Work to be completed:
Set down the material exactly. Keep every line.

Task data:
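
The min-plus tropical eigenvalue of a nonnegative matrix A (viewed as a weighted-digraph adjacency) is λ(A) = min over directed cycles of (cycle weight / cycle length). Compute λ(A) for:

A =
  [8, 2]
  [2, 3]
λ(A) = 2

Enumerate directed cycles and compute their means (weight / length). Sample:
  cycle 0 → 0: weight = 8, length = 1, mean = 8/1 ≈ 8.000
  cycle 1 → 1: weight = 3, length = 1, mean = 3/1 ≈ 3.000
  cycle 0 → 1 → 0: weight = 4, length = 2, mean = 4/2 ≈ 2.000
  cycle 1 → 0 → 1: weight = 4, length = 2, mean = 4/2 ≈ 2.000
Minimum mean = 2.000, attained e.g. along the cycle 0 → 1 → 0 with weight 4 and length 2. So λ(A) = 4/2 = 2.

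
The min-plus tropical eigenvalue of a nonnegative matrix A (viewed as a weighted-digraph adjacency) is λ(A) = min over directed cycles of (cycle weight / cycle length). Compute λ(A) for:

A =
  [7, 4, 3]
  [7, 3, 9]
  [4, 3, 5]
λ(A) = 3

Enumerate directed cycles and compute their means (weight / length). Sample:
  cycle 0 → 0: weight = 7, length = 1, mean = 7/1 ≈ 7.000
  cycle 1 → 1: weight = 3, length = 1, mean = 3/1 ≈ 3.000
  cycle 2 → 2: weight = 5, length = 1, mean = 5/1 ≈ 5.000
  cycle 0 → 1 → 0: weight = 11, length = 2, mean = 11/2 ≈ 5.500
  cycle 0 → 2 → 0: weight = 7, length = 2, mean = 7/2 ≈ 3.500
  cycle 1 → 0 → 1: weight = 11, length = 2, mean = 11/2 ≈ 5.500
Minimum mean = 3.000, attained e.g. along the cycle 1 → 1 with weight 3 and length 1. So λ(A) = 3/1 = 3.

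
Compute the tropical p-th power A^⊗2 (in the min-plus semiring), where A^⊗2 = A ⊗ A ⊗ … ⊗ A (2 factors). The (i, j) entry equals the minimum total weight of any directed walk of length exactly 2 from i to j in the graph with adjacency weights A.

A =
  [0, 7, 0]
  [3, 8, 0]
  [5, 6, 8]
A^⊗2 =
  [0, 6, 0]
  [3, 6, 3]
  [5, 12, 5]

Each entry (A^⊗2)_ij equals the minimum over all length-2 walks i = v_0 → v_1 → … → v_2 = j of Σ_t A[v_t][v_{t+1}]. For example, for (i, j) = (0, 2) we minimise over 3 possible intermediate vertex sequences; the minimum is 0, attained along the walk 0 → 0 → 2.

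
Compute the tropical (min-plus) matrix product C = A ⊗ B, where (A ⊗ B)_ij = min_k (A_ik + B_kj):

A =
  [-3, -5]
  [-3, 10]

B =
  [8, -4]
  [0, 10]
A ⊗ B =
  [-5, -7]
  [5, -7]

Apply the min-plus product entry-by-entry:
  C[0][0] = min over k of (A[0][0] + B[0][0] = -3 + 8 = 5, A[0][1] + B[1][0] = -5 + 0 = -5) = -5 (attained at k = 1)
  C[0][1] = min over k of (A[0][0] + B[0][1] = -3 + -4 = -7, A[0][1] + B[1][1] = -5 + 10 = 5) = -7 (attained at k = 0)
  C[1][0] = min over k of (A[1][0] + B[0][0] = -3 + 8 = 5, A[1][1] + B[1][0] = 10 + 0 = 10) = 5 (attained at k = 0)
  C[1][1] = min over k of (A[1][0] + B[0][1] = -3 + -4 = -7, A[1][1] + B[1][1] = 10 + 10 = 20) = -7 (attained at k = 0)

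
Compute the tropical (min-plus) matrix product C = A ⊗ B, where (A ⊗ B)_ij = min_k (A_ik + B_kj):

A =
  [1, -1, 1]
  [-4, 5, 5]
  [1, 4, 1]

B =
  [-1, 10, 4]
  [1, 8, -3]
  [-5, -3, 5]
A ⊗ B =
  [-4, -2, -4]
  [-5, 2, 0]
  [-4, -2, 1]

Apply the min-plus product entry-by-entry:
  C[0][0] = min over k of (A[0][0] + B[0][0] = 1 + -1 = 0, A[0][1] + B[1][0] = -1 + 1 = 0, A[0][2] + B[2][0] = 1 + -5 = -4) = -4 (attained at k = 2)
  C[0][1] = min over k of (A[0][0] + B[0][1] = 1 + 10 = 11, A[0][1] + B[1][1] = -1 + 8 = 7, A[0][2] + B[2][1] = 1 + -3 = -2) = -2 (attained at k = 2)
  C[0][2] = min over k of (A[0][0] + B[0][2] = 1 + 4 = 5, A[0][1] + B[1][2] = -1 + -3 = -4, A[0][2] + B[2][2] = 1 + 5 = 6) = -4 (attained at k = 1)
  C[1][0] = min over k of (A[1][0] + B[0][0] = -4 + -1 = -5, A[1][1] + B[1][0] = 5 + 1 = 6, A[1][2] + B[2][0] = 5 + -5 = 0) = -5 (attained at k = 0)
  C[1][1] = min over k of (A[1][0] + B[0][1] = -4 + 10 = 6, A[1][1] + B[1][1] = 5 + 8 = 13, A[1][2] + B[2][1] = 5 + -3 = 2) = 2 (attained at k = 2)
  C[1][2] = min over k of (A[1][0] + B[0][2] = -4 + 4 = 0, A[1][1] + B[1][2] = 5 + -3 = 2, A[1][2] + B[2][2] = 5 + 5 = 10) = 0 (attained at k = 0)
  C[2][0] = min over k of (A[2][0] + B[0][0] = 1 + -1 = 0, A[2][1] + B[1][0] = 4 + 1 = 5, A[2][2] + B[2][0] = 1 + -5 = -4) = -4 (attained at k = 2)
  C[2][1] = min over k of (A[2][0] + B[0][1] = 1 + 10 = 11, A[2][1] + B[1][1] = 4 + 8 = 12, A[2][2] + B[2][1] = 1 + -3 = -2) = -2 (attained at k = 2)
  C[2][2] = min over k of (A[2][0] + B[0][2] = 1 + 4 = 5, A[2][1] + B[1][2] = 4 + -3 = 1, A[2][2] + B[2][2] = 1 + 5 = 6) = 1 (attained at k = 1)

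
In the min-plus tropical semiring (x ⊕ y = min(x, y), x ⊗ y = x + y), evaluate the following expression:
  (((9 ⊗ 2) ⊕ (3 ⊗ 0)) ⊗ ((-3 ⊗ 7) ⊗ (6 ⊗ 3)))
(((9 ⊗ 2) ⊕ (3 ⊗ 0)) ⊗ ((-3 ⊗ 7) ⊗ (6 ⊗ 3))) = 16

Expand innermost to outermost. Recall ⊕ takes the minimum of its arguments and ⊗ takes their sum. Working out the expression (((9 ⊗ 2) ⊕ (3 ⊗ 0)) ⊗ ((-3 ⊗ 7) ⊗ (6 ⊗ 3))) gives 16.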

Response:
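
The min-plus tropical eigenvalue of a nonnegative matrix A (viewed as a weighted-digraph adjacency) is λ(A) = min over directed cycles of (cycle weight / cycle length). Compute λ(A) for:

A =
  [8, 2]
  [2, 3]
λ(A) = 2

Enumerate directed cycles and compute their means (weight / length). Sample:
  cycle 0 → 0: weight = 8, length = 1, mean = 8/1 ≈ 8.000
  cycle 1 → 1: weight = 3, length = 1, mean = 3/1 ≈ 3.000
  cycle 0 → 1 → 0: weight = 4, length = 2, mean = 4/2 ≈ 2.000
  cycle 1 → 0 → 1: weight = 4, length = 2, mean = 4/2 ≈ 2.000
Minimum mean = 2.000, attained e.g. along the cycle 0 → 1 → 0 with weight 4 and length 2. So λ(A) = 4/2 = 2.

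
The min-plus tropical eigenvalue of a nonnegative matrix A (viewed as a weighted-digraph adjacency) is λ(A) = min over directed cycles of (cycle weight / cycle length). Compute λ(A) for:

A =
  [7, 4, 3]
  [7, 3, 9]
  [4, 3, 5]
λ(A) = 3

Enumerate directed cycles and compute their means (weight / length). Sample:
  cycle 0 → 0: weight = 7, length = 1, mean = 7/1 ≈ 7.000
  cycle 1 → 1: weight = 3, length = 1, mean = 3/1 ≈ 3.000
  cycle 2 → 2: weight = 5, length = 1, mean = 5/1 ≈ 5.000
  cycle 0 → 1 → 0: weight = 11, length = 2, mean = 11/2 ≈ 5.500
  cycle 0 → 2 → 0: weight = 7, length = 2, mean = 7/2 ≈ 3.500
  cycle 1 → 0 → 1: weight = 11, length = 2, mean = 11/2 ≈ 5.500
Minimum mean = 3.000, attained e.g. along the cycle 1 → 1 with weight 3 and length 1. So λ(A) = 3/1 = 3.

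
Compute the tropical p-th power A^⊗2 (in the min-plus semiring), where A^⊗2 = A ⊗ A ⊗ … ⊗ A (2 factors). The (i, j) entry equals the minimum total weight of any directed walk of length exactly 2 from i to j in the graph with adjacency weights A.

A =
  [0, 7, 0]
  [3, 8, 0]
  [5, 6, 8]
A^⊗2 =
  [0, 6, 0]
  [3, 6, 3]
  [5, 12, 5]

Each entry (A^⊗2)_ij equals the minimum over all length-2 walks i = v_0 → v_1 → … → v_2 = j of Σ_t A[v_t][v_{t+1}]. For example, for (i, j) = (0, 2) we minimise over 3 possible intermediate vertex sequences; the minimum is 0, attained along the walk 0 → 0 → 2.

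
Compute the tropical (min-plus) matrix product C = A ⊗ B, where (A ⊗ B)_ij = min_k (A_ik + B_kj):

A =
  [-3, -5]
  [-3, 10]

B =
  [8, -4]
  [0, 10]
A ⊗ B =
  [-5, -7]
  [5, -7]

Apply the min-plus product entry-by-entry:
  C[0][0] = min over k of (A[0][0] + B[0][0] = -3 + 8 = 5, A[0][1] + B[1][0] = -5 + 0 = -5) = -5 (attained at k = 1)
  C[0][1] = min over k of (A[0][0] + B[0][1] = -3 + -4 = -7, A[0][1] + B[1][1] = -5 + 10 = 5) = -7 (attained at k = 0)
  C[1][0] = min over k of (A[1][0] + B[0][0] = -3 + 8 = 5, A[1][1] + B[1][0] = 10 + 0 = 10) = 5 (attained at k = 0)
  C[1][1] = min over k of (A[1][0] + B[0][1] = -3 + -4 = -7, A[1][1] + B[1][1] = 10 + 10 = 20) = -7 (attained at k = 0)

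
Compute the tropical (min-plus) matrix product C = A ⊗ B, where (A ⊗ B)_ij = min_k (A_ik + B_kj):

A =
  [1, -1, 1]
  [-4, 5, 5]
  [1, 4, 1]

B =
  [-1, 10, 4]
  [1, 8, -3]
  [-5, -3, 5]
A ⊗ B =
  [-4, -2, -4]
  [-5, 2, 0]
  [-4, -2, 1]

Apply the min-plus product entry-by-entry:
  C[0][0] = min over k of (A[0][0] + B[0][0] = 1 + -1 = 0, A[0][1] + B[1][0] = -1 + 1 = 0, A[0][2] + B[2][0] = 1 + -5 = -4) = -4 (attained at k = 2)
  C[0][1] = min over k of (A[0][0] + B[0][1] = 1 + 10 = 11, A[0][1] + B[1][1] = -1 + 8 = 7, A[0][2] + B[2][1] = 1 + -3 = -2) = -2 (attained at k = 2)
  C[0][2] = min over k of (A[0][0] + B[0][2] = 1 + 4 = 5, A[0][1] + B[1][2] = -1 + -3 = -4, A[0][2] + B[2][2] = 1 + 5 = 6) = -4 (attained at k = 1)
  C[1][0] = min over k of (A[1][0] + B[0][0] = -4 + -1 = -5, A[1][1] + B[1][0] = 5 + 1 = 6, A[1][2] + B[2][0] = 5 + -5 = 0) = -5 (attained at k = 0)
  C[1][1] = min over k of (A[1][0] + B[0][1] = -4 + 10 = 6, A[1][1] + B[1][1] = 5 + 8 = 13, A[1][2] + B[2][1] = 5 + -3 = 2) = 2 (attained at k = 2)
  C[1][2] = min over k of (A[1][0] + B[0][2] = -4 + 4 = 0, A[1][1] + B[1][2] = 5 + -3 = 2, A[1][2] + B[2][2] = 5 + 5 = 10) = 0 (attained at k = 0)
  C[2][0] = min over k of (A[2][0] + B[0][0] = 1 + -1 = 0, A[2][1] + B[1][0] = 4 + 1 = 5, A[2][2] + B[2][0] = 1 + -5 = -4) = -4 (attained at k = 2)
  C[2][1] = min over k of (A[2][0] + B[0][1] = 1 + 10 = 11, A[2][1] + B[1][1] = 4 + 8 = 12, A[2][2] + B[2][1] = 1 + -3 = -2) = -2 (attained at k = 2)
  C[2][2] = min over k of (A[2][0] + B[0][2] = 1 + 4 = 5, A[2][1] + B[1][2] = 4 + -3 = 1, A[2][2] + B[2][2] = 1 + 5 = 6) = 1 (attained at k = 1)

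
In the min-plus tropical semiring (x ⊕ y = min(x, y), x ⊗ y = x + y), evaluate the following expression:
  (((9 ⊗ 2) ⊕ (3 ⊗ 0)) ⊗ ((-3 ⊗ 7) ⊗ (6 ⊗ 3)))
(((9 ⊗ 2) ⊕ (3 ⊗ 0)) ⊗ ((-3 ⊗ 7) ⊗ (6 ⊗ 3))) = 16

Expand innermost to outermost. Recall ⊕ takes the minimum of its arguments and ⊗ takes their sum. Working out the expression (((9 ⊗ 2) ⊕ (3 ⊗ 0)) ⊗ ((-3 ⊗ 7) ⊗ (6 ⊗ 3))) gives 16.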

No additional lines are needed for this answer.